#### Dataset extract
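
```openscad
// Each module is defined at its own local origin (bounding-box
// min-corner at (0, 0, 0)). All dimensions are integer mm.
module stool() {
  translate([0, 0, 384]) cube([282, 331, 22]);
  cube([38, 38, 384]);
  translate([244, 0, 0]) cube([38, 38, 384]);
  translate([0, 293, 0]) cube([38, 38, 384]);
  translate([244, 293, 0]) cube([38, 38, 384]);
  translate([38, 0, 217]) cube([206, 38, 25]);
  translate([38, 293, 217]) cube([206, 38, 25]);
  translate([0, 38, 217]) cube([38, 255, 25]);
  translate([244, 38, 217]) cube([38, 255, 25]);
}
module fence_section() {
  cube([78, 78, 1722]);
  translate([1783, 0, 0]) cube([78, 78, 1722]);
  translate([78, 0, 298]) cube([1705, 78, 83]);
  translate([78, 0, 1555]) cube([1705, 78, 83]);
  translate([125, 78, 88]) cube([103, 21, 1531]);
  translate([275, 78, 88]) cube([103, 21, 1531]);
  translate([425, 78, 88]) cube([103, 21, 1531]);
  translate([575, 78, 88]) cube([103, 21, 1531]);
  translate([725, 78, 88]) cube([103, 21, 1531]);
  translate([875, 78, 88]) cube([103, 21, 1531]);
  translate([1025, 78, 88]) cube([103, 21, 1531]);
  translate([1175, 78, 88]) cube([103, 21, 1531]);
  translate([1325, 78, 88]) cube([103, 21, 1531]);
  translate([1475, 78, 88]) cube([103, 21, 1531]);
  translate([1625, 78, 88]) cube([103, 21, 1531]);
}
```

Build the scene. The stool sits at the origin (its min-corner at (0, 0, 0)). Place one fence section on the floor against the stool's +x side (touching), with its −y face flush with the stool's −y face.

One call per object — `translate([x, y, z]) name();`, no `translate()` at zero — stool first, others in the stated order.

stool();
translate([282, 0, 0]) fence_section();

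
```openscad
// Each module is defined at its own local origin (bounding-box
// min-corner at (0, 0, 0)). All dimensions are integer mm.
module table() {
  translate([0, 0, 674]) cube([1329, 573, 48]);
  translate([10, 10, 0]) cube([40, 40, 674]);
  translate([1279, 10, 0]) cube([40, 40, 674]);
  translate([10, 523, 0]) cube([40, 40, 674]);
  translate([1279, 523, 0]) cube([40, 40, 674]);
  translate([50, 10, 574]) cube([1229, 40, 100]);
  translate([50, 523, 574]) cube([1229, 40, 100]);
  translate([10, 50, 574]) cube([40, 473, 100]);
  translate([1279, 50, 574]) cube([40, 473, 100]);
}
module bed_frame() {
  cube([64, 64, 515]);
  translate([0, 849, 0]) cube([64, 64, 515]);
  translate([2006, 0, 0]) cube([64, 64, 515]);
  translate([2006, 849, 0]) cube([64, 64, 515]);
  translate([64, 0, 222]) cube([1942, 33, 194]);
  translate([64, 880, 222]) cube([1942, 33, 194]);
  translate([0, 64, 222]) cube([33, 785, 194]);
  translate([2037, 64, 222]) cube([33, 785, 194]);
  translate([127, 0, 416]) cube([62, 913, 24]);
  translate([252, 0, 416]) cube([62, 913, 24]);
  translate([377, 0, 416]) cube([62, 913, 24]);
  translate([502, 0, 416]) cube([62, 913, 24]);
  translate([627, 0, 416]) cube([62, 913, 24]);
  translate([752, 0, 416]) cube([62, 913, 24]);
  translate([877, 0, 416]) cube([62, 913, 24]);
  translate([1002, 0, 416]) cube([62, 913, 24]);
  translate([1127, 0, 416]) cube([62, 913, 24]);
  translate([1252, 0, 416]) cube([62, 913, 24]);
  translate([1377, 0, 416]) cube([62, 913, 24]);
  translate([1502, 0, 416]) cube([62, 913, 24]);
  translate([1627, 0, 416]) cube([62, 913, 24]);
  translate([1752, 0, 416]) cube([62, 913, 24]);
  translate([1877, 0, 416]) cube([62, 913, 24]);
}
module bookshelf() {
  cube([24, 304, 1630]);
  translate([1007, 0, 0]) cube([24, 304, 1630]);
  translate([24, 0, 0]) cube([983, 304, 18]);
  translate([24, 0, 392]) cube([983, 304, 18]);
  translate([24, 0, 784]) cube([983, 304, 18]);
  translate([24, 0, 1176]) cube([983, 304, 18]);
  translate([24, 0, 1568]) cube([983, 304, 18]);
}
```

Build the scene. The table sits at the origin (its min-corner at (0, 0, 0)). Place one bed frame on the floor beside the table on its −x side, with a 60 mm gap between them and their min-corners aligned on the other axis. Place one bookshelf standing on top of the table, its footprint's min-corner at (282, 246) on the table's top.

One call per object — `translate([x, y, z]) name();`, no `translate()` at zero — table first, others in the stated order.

table();
translate([-2130, 0, 0]) bed_frame();
translate([282, 246, 722]) bookshelf();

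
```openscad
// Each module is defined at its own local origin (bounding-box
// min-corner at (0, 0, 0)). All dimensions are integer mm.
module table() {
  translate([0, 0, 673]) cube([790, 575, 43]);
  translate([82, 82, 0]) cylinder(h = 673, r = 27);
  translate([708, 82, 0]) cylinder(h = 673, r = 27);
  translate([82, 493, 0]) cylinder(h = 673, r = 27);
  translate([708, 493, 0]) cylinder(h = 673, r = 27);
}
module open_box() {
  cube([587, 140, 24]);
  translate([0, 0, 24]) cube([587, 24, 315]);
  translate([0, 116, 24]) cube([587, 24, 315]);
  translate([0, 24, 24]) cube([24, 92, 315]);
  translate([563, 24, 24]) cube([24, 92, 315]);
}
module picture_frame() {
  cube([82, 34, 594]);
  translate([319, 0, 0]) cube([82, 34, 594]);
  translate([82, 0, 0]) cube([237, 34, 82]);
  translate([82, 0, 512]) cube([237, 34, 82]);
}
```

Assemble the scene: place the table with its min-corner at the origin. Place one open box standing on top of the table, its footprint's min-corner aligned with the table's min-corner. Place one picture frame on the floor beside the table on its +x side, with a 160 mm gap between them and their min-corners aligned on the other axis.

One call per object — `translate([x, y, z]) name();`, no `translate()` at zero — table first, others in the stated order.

table();
translate([0, 0, 716]) open_box();
translate([950, 0, 0]) picture_frame();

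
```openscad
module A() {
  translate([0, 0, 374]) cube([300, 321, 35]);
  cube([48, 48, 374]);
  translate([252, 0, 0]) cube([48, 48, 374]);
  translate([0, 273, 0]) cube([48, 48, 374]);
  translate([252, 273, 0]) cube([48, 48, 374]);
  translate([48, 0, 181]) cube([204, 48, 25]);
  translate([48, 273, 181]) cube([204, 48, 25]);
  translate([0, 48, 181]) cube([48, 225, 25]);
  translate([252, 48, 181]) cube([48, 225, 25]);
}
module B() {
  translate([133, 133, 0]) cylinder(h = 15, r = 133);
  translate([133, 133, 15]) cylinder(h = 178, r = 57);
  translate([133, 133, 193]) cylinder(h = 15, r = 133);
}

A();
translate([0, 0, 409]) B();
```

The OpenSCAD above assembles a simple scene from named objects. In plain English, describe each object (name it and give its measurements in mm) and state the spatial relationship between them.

A is a four-legged stool. The seat is a 300×321×35 mm slab whose top surface is at z = 409 mm; four square legs, each 48×48 mm in cross-section, run from the floor (z = 0) to the underside of the seat, each flush with a corner of the seat. Four stretchers, 48 mm wide and 25 mm tall, connect adjacent legs with their undersides at z = 181 mm, each running between the inner faces of the legs it joins and aligned with the legs' outer faces on the other axis.

B is a spool: two coaxial disc flanges of radius 133 mm and thickness 15 mm, joined by a core cylinder of radius 57 mm and height 178 mm. The lower flange rests on z = 0 and the three cylinders share a vertical axis.

The spool is on top of the stool.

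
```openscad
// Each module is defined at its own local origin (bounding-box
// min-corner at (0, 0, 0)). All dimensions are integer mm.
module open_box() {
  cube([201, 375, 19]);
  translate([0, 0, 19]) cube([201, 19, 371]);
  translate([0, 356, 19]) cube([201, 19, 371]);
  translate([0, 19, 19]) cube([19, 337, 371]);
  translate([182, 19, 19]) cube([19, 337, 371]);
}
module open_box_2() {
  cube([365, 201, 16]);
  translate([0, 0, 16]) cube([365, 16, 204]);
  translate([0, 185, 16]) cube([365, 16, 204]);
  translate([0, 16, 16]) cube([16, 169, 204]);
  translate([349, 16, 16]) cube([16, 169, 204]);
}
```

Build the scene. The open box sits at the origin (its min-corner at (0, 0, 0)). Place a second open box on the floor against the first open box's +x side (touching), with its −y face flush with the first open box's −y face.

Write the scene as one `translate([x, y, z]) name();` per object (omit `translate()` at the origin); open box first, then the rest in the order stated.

open_box();
translate([201, 0, 0]) open_box_2();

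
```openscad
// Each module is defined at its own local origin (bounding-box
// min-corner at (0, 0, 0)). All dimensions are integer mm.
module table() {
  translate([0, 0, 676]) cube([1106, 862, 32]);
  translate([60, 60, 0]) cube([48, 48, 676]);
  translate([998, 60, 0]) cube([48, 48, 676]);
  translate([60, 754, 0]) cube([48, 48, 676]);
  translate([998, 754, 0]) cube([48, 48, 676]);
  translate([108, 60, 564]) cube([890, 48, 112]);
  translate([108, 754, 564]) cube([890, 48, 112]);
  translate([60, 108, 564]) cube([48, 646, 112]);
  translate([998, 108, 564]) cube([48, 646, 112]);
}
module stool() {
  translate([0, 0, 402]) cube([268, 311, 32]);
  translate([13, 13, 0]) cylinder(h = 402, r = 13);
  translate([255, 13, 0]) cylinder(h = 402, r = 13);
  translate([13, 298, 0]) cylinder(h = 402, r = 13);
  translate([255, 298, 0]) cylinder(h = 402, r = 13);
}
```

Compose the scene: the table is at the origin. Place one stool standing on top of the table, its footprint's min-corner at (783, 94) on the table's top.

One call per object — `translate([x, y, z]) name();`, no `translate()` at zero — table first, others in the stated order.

table();
translate([783, 94, 708]) stool();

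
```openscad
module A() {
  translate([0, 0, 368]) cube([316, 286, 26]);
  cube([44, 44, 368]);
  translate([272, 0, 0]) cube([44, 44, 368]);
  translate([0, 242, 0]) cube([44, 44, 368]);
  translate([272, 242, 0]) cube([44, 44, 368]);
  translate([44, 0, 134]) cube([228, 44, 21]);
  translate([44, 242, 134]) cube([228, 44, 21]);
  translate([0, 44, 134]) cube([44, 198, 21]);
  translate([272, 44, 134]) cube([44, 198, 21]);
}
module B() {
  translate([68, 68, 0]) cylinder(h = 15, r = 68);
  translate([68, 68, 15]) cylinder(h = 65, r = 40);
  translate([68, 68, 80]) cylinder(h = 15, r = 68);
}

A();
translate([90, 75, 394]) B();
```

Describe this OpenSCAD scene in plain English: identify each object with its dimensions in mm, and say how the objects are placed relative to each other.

A is a simple wooden stool: a rectangular seat 316 mm (x) by 286 mm (y), 26 mm thick, top face at z = 394 mm, on four square legs, each 44×44 mm in cross-section. The legs rest on z = 0, each flush with a corner of the seat. Four stretchers, 44 mm wide and 21 mm tall, connect adjacent legs with their undersides at z = 134 mm, each running between the inner faces of the legs it joins and aligned with the legs' outer faces on the other axis.

B is a spool: two coaxial disc flanges of radius 68 mm and thickness 15 mm, joined by a core cylinder of radius 40 mm and height 65 mm. The lower flange rests on z = 0 and the three cylinders share a vertical axis.

The spool is on top of the stool, centred.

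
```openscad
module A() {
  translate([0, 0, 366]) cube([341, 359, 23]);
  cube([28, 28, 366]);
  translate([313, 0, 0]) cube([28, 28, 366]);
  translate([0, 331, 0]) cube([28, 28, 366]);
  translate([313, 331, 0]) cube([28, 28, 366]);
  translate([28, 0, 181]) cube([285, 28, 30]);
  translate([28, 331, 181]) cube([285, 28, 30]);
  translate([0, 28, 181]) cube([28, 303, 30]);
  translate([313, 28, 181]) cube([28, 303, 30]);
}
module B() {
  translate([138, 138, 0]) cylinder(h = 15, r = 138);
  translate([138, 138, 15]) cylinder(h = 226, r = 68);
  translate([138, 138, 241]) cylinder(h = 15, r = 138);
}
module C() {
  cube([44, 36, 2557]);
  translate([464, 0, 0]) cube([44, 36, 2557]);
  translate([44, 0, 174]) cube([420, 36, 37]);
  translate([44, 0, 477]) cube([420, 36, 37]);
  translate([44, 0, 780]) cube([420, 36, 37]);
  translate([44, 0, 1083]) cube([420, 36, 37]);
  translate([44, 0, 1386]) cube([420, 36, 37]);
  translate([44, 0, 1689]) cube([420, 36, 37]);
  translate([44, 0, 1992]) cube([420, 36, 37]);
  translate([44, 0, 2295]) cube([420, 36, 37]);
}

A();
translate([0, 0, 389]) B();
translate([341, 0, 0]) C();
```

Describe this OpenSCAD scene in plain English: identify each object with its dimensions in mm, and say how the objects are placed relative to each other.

A is a four-legged stool. The seat is 341×359 mm, 23 mm thick, top at z = 389 mm. It stands on four square legs, each 28×28 mm in cross-section, from z = 0 to the seat underside, each flush with a corner of the seat. Four stretchers, 28 mm wide and 30 mm tall, connect adjacent legs with their undersides at z = 181 mm, each running between the inner faces of the legs it joins and aligned with the legs' outer faces on the other axis.

B is a spool: two coaxial disc flanges of radius 138 mm and thickness 15 mm, joined by a core cylinder of radius 68 mm and height 226 mm. The lower flange rests on z = 0 and the three cylinders share a vertical axis.

C is a straight ladder. Two 44×36 mm vertical rails, 2557 mm tall, stand 508 mm apart (outside-to-outside) with their front faces coplanar on the −y side. 8 rungs, each 36 mm deep and 37 mm tall, span between the inner faces of the rails, front faces flush with the rails. The lowest rung's underside is at z = 174 mm and rungs are spaced 303 mm apart (underside to underside).

The spool is on top of the stool. The ladder is against the stool's +x side, with their −y faces flush.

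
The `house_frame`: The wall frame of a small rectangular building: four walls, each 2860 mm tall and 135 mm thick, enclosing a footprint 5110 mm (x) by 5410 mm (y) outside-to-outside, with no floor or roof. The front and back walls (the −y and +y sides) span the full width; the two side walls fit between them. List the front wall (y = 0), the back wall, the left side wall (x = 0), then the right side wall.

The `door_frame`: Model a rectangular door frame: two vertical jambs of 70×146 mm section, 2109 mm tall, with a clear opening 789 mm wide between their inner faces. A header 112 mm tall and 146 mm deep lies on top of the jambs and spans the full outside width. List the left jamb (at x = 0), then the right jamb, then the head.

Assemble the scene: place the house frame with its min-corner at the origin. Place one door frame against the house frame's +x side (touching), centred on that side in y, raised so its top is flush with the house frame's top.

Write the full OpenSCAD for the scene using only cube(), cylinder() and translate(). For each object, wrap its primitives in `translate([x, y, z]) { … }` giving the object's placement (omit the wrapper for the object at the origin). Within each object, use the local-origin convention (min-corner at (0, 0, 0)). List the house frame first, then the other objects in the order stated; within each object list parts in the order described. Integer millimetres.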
########
**Brief**
Which lines in the records above include the word "left"? Copy them out.

**Solution to the exercise**
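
The `house_frame`: The wall frame of a small rectangular building: four walls, each 2860 mm tall and 135 mm thick, enclosing a footprint 5110 mm (x) by 5410 mm (y) outside-to-outside, with no floor or roof. The front and back walls (the −y and +y sides) span the full width; the two side walls fit between them. List the front wall (y = 0), the back wall, the left side wall (x = 0), then the right side wall.
The `door_frame`: Model a rectangular door frame: two vertical jambs of 70×146 mm section, 2109 mm tall, with a clear opening 789 mm wide between their inner faces. A header 112 mm tall and 146 mm deep lies on top of the jambs and spans the full outside width. List the left jamb (at x = 0), then the right jamb, then the head.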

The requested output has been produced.